* **HOW TO COMPLETE THIS TASK**
Return the entries in full, exactly as written.

* **MATERIALS PROVIDED**
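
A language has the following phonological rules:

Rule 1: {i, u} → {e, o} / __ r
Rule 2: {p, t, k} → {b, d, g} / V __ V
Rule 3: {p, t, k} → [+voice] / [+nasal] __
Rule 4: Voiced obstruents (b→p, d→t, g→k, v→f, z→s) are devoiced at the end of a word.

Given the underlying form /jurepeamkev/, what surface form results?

jorebeamgef

Rule 1 (pre-rhotic lowering): /u/ is a high vowel immediately before /r/, so it lowers to [o]. /jurepeamkev/ → jorepeamkev.
Rule 2 (intervocalic voicing): /p/ is a voiceless stop between vowels /e/ and /e/, so it voices to [b]. /jorepeamkev/ → jorebeamkev.
Rule 3 (post-nasal voicing): /k/ is a voiceless stop immediately after the nasal /m/, so it voices to [g]. /jorebeamkev/ → jorebeamgev.
Rule 4 (final devoicing): /v/ is a voiced obstruent in word-final position, so it devoices to [f]. /jorebeamgev/ → jorebeamgef.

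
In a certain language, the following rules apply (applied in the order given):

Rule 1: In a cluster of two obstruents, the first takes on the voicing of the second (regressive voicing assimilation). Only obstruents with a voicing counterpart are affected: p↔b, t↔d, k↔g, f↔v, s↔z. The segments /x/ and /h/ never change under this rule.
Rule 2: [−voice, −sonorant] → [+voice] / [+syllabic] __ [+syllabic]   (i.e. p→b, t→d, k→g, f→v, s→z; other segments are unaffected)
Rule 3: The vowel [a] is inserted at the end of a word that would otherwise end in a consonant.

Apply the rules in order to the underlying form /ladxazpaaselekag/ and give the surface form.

Rule 1 (regressive voicing assimilation): /d/ precedes the voiceless obstruent /x/, so it devoices to [t] by assimilation. /z/ precedes the voiceless obstruent /p/, so it devoices to [s] by assimilation. /ladxazpaaselekag/ → latxaspaaselekag.
Rule 2 (intervocalic voicing): /s/ is a voiceless obstruent between vowels /a/ and /e/, so it voices to [z]. /k/ is a voiceless obstruent between vowels /e/ and /a/, so it voices to [g]. /latxaspaaselekag/ → latxaspaazelegag.
Rule 3 (final a-epenthesis): the form ends in the consonant /g/, so [a] is inserted word-finally. /latxaspaazelegag/ → latxaspaazelegaga.

latxaspaazelegaga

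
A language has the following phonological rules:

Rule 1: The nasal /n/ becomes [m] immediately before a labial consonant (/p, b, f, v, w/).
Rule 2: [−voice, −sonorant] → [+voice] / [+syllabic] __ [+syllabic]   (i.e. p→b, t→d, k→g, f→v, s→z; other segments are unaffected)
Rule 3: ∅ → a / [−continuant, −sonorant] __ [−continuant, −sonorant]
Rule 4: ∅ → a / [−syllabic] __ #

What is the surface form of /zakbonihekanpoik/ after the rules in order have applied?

zakabonihegampoika

Rule 1 (nasal place assimilation): /n/ precedes the labial consonant /p/, so it assimilates in place to [m]. /zakbonihekanpoik/ → zakbonihekampoik.
Rule 2 (intervocalic voicing): /k/ is a voiceless obstruent between vowels /e/ and /a/, so it voices to [g]. /zakbonihekampoik/ → zakbonihegampoik.
Rule 3 (stop-cluster a-epenthesis): /k/ and /b/ form a stop–stop cluster, so [a] is inserted between them. /zakbonihegampoik/ → zakabonihegampoik.
Rule 4 (final a-epenthesis): the form ends in the consonant /k/, so [a] is inserted word-finally. /zakabonihegampoik/ → zakabonihegampoika.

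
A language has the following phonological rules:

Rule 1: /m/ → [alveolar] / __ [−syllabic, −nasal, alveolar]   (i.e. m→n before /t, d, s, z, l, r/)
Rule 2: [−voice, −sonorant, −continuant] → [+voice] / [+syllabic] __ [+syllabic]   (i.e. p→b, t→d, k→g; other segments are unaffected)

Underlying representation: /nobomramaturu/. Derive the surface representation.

nobonramaduru

Rule 1 (nasal place assimilation): /m/ precedes the alveolar consonant /r/, so it assimilates in place to [n]. /nobomramaturu/ → nobonramaturu.
Rule 2 (intervocalic voicing): /t/ is a voiceless stop between vowels /a/ and /u/, so it voices to [d]. /nobonramaturu/ → nobonramaduru.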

* **WRITTEN SOLUTION**
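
A language has the following phonological rules:

Rule 1: {i, u} → {e, o} / __ r
Rule 2: {p, t, k} → {b, d, g} / V __ V
Rule 3: {p, t, k} → [+voice] / [+nasal] __
Rule 4: Voiced obstruents (b→p, d→t, g→k, v→f, z→s) are devoiced at the end of a word.

Given the underlying form /jurepeamkev/, what surface form results?

jorebeamgef

Rule 1 (pre-rhotic lowering): /u/ is a high vowel immediately before /r/, so it lowers to [o]. /jurepeamkev/ → jorepeamkev.
Rule 2 (intervocalic voicing): /p/ is a voiceless stop between vowels /e/ and /e/, so it voices to [b]. /jorepeamkev/ → jorebeamkev.
Rule 3 (post-nasal voicing): /k/ is a voiceless stop immediately after the nasal /m/, so it voices to [g]. /jorebeamkev/ → jorebeamgev.
Rule 4 (final devoicing): /v/ is a voiced obstruent in word-final position, so it devoices to [f]. /jorebeamgev/ → jorebeamgef.

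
In a certain language, the following rules apply (applied in the order given):

Rule 1: In a cluster of two obstruents, the first takes on the voicing of the second (regressive voicing assimilation). Only obstruents with a voicing counterpart are affected: p↔b, t↔d, k↔g, f↔v, s↔z. The segments /x/ and /h/ never change under this rule.
Rule 2: [−voice, −sonorant] → [+voice] / [+syllabic] __ [+syllabic]   (i.e. p→b, t→d, k→g, f→v, s→z; other segments are unaffected)
Rule 3: The vowel [a] is inserted at the end of a word that would otherwise end in a consonant.

Apply the rules in order to the underlying form /ladxazpaaselekag/ and give the surface form.

Rule 1 (regressive voicing assimilation): /d/ precedes the voiceless obstruent /x/, so it devoices to [t] by assimilation. /z/ precedes the voiceless obstruent /p/, so it devoices to [s] by assimilation. /ladxazpaaselekag/ → latxaspaaselekag.
Rule 2 (intervocalic voicing): /s/ is a voiceless obstruent between vowels /a/ and /e/, so it voices to [z]. /k/ is a voiceless obstruent between vowels /e/ and /a/, so it voices to [g]. /latxaspaaselekag/ → latxaspaazelegag.
Rule 3 (final a-epenthesis): the form ends in the consonant /g/, so [a] is inserted word-finally. /latxaspaazelegag/ → latxaspaazelegaga.

latxaspaazelegaga

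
A language has the following phonological rules:

Rule 1: The nasal /n/ becomes [m] immediately before a labial consonant (/p, b, f, v, w/).
Rule 2: [−voice, −sonorant] → [+voice] / [+syllabic] __ [+syllabic]   (i.e. p→b, t→d, k→g, f→v, s→z; other segments are unaffected)
Rule 3: ∅ → a / [−continuant, −sonorant] __ [−continuant, −sonorant]
Rule 4: ∅ → a / [−syllabic] __ #

What is the surface form of /zakbonihekanpoik/ after the rules in order have applied?

zakabonihegampoika

Rule 1 (nasal place assimilation): /n/ precedes the labial consonant /p/, so it assimilates in place to [m]. /zakbonihekanpoik/ → zakbonihekampoik.
Rule 2 (intervocalic voicing): /k/ is a voiceless obstruent between vowels /e/ and /a/, so it voices to [g]. /zakbonihekampoik/ → zakbonihegampoik.
Rule 3 (stop-cluster a-epenthesis): /k/ and /b/ form a stop–stop cluster, so [a] is inserted between them. /zakbonihegampoik/ → zakabonihegampoik.
Rule 4 (final a-epenthesis): the form ends in the consonant /k/, so [a] is inserted word-finally. /zakabonihegampoik/ → zakabonihegampoika.

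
A language has the following phonological rules:

Rule 1: /m/ → [alveolar] / __ [−syllabic, −nasal, alveolar]   (i.e. m→n before /t, d, s, z, l, r/)
Rule 2: [−voice, −sonorant, −continuant] → [+voice] / [+syllabic] __ [+syllabic]   (i.e. p→b, t→d, k→g; other segments are unaffected)

Underlying representation: /nobomramaturu/. Derive the surface representation.

nobonramaduru

Rule 1 (nasal place assimilation): /m/ precedes the alveolar consonant /r/, so it assimilates in place to [n]. /nobomramaturu/ → nobonramaturu.
Rule 2 (intervocalic voicing): /t/ is a voiceless stop between vowels /a/ and /u/, so it voices to [d]. /nobonramaturu/ → nobonramaduru.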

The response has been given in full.